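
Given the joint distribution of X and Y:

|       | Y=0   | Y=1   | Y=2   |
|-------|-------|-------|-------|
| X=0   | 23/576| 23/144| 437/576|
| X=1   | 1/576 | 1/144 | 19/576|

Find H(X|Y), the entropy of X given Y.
Marginal P(Y) (column sums):
  P(Y=0) = 23/576 + 1/576 = 1/24
  P(Y=1) = 23/144 + 1/144 = 1/6
  P(Y=2) = 437/576 + 19/576 = 19/24

H(X|Y) = -Σ P(X,Y)·log₂ P(X|Y), where P(X|Y) = P(X,Y) / P(Y)
  (X=0,Y=0): P(X|Y) = (23/576)/(1/24) = 23/24;  -(23/576)·log₂(23/24) = 0.0025
  (X=0,Y=1): P(X|Y) = (23/144)/(1/6) = 23/24;  -(23/144)·log₂(23/24) = 0.0098
  (X=0,Y=2): P(X|Y) = (437/576)/(19/24) = 23/24;  -(437/576)·log₂(23/24) = 0.0466
  (X=1,Y=0): P(X|Y) = (1/576)/(1/24) = 1/24;  -(1/576)·log₂(1/24) = 0.0080
  (X=1,Y=1): P(X|Y) = (1/144)/(1/6) = 1/24;  -(1/144)·log₂(1/24) = 0.0318
  (X=1,Y=2): P(X|Y) = (19/576)/(19/24) = 1/24;  -(19/576)·log₂(1/24) = 0.1512
H(X|Y) = 0.0025 + 0.0098 + 0.0466 + 0.0080 + 0.0318 + 0.1512
  = 0.2499 bits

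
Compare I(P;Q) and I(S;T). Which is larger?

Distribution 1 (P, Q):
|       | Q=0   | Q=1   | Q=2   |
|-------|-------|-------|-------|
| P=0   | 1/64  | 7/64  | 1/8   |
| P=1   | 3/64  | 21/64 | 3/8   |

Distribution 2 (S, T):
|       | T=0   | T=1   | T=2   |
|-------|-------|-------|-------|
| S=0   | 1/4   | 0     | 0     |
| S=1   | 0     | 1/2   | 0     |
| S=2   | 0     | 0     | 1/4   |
Distribution 1 (P, Q):
Marginal P(P) (row sums):
  P(P=0) = 1/64 + 7/64 + 1/8 = 1/4
  P(P=1) = 3/64 + 21/64 + 3/8 = 3/4
Marginal P(Q) (column sums):
  P(Q=0) = 1/64 + 3/64 = 1/16
  P(Q=1) = 7/64 + 21/64 = 7/16
  P(Q=2) = 1/8 + 3/8 = 1/2

H(P) = -[(1/4)·log₂(1/4) + (3/4)·log₂(3/4)]
  = 0.5000 + 0.3113
  = 0.8113 bits
H(Q) = -[(1/16)·log₂(1/16) + (7/16)·log₂(7/16) + (1/2)·log₂(1/2)]
  = 0.2500 + 0.5218 + 0.5000
  = 1.2718 bits
H(P,Q) = -[(1/64)·log₂(1/64) + (7/64)·log₂(7/64) + (1/8)·log₂(1/8) + (3/64)·log₂(3/64) + (21/64)·log₂(21/64) + (3/8)·log₂(3/8)]
  = 0.0938 + 0.3492 + 0.3750 + 0.2070 + 0.5275 + 0.5306
  = 2.0831 bits

I(P;Q) = H(P) + H(Q) - H(P,Q)
  = 0.8113 + 1.2718 - 2.0831
  = 0.0000 bits

Distribution 2 (S, T):
Marginal P(S) (row sums):
  P(S=0) = 1/4 + 0 + 0 = 1/4
  P(S=1) = 0 + 1/2 + 0 = 1/2
  P(S=2) = 0 + 0 + 1/4 = 1/4
Marginal P(T) (column sums):
  P(T=0) = 1/4 + 0 + 0 = 1/4
  P(T=1) = 0 + 1/2 + 0 = 1/2
  P(T=2) = 0 + 0 + 1/4 = 1/4

H(S) = -[(1/4)·log₂(1/4) + (1/2)·log₂(1/2) + (1/4)·log₂(1/4)]
  = 0.5000 + 0.5000 + 0.5000
  = 1.5000 bits
H(T) = -[(1/4)·log₂(1/4) + (1/2)·log₂(1/2) + (1/4)·log₂(1/4)]
  = 0.5000 + 0.5000 + 0.5000
  = 1.5000 bits
H(S,T) = -[(1/4)·log₂(1/4) + (1/2)·log₂(1/2) + (1/4)·log₂(1/4)]
  = 0.5000 + 0.5000 + 0.5000
  = 1.5000 bits

I(S;T) = H(S) + H(T) - H(S,T)
  = 1.5000 + 1.5000 - 1.5000
  = 1.5000 bits

I(S;T) = 1.5000 bits > I(P;Q) = 0.0000 bits, so (S, T) has the higher mutual information (stronger dependence).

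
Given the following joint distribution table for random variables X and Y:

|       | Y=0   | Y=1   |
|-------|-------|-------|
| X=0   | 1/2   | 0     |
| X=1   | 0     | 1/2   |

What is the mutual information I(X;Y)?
Marginal P(X) (row sums):
  P(X=0) = 1/2 + 0 = 1/2
  P(X=1) = 0 + 1/2 = 1/2
Marginal P(Y) (column sums):
  P(Y=0) = 1/2 + 0 = 1/2
  P(Y=1) = 0 + 1/2 = 1/2

H(X) = -[(1/2)·log₂(1/2) + (1/2)·log₂(1/2)]
  = 0.5000 + 0.5000
  = 1.0000 bits
H(Y) = -[(1/2)·log₂(1/2) + (1/2)·log₂(1/2)]
  = 0.5000 + 0.5000
  = 1.0000 bits
H(X,Y) = -[(1/2)·log₂(1/2) + (1/2)·log₂(1/2)]
  = 0.5000 + 0.5000
  = 1.0000 bits

I(X;Y) = H(X) + H(Y) - H(X,Y)
  = 1.0000 + 1.0000 - 1.0000
  = 1.0000 bits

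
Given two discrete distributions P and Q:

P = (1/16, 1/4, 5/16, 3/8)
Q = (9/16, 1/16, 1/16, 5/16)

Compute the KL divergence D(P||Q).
D(P||Q) = Σ P(i) log₂(P(i)/Q(i))
  i=0: (1/16) × log₂((1/16)/(9/16)) = (1/16) × log₂(1/9) = -0.1981
  i=1: (1/4) × log₂((1/4)/(1/16)) = (1/4) × log₂(4) = 0.5000
  i=2: (5/16) × log₂((5/16)/(1/16)) = (5/16) × log₂(5) = 0.7256
  i=3: (3/8) × log₂((3/8)/(5/16)) = (3/8) × log₂(6/5) = 0.0986
D(P||Q) = -0.1981 + 0.5000 + 0.7256 + 0.0986
  = 1.1261 bits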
_ _ _ _ _
_Task brief_: With the entries above as the source, set down exactly the lines from the one holding "P = (1/16, 1/4, 5/16, 3/8)" through the last line, both ends included.

_Response below_:
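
P = (1/16, 1/4, 5/16, 3/8)
Q = (9/16, 1/16, 1/16, 5/16)

Compute the KL divergence D(P||Q).
D(P||Q) = Σ P(i) log₂(P(i)/Q(i))
  i=0: (1/16) × log₂((1/16)/(9/16)) = (1/16) × log₂(1/9) = -0.1981
  i=1: (1/4) × log₂((1/4)/(1/16)) = (1/4) × log₂(4) = 0.5000
  i=2: (5/16) × log₂((5/16)/(1/16)) = (5/16) × log₂(5) = 0.7256
  i=3: (3/8) × log₂((3/8)/(5/16)) = (3/8) × log₂(6/5) = 0.0986
D(P||Q) = -0.1981 + 0.5000 + 0.7256 + 0.0986
  = 1.1261 bits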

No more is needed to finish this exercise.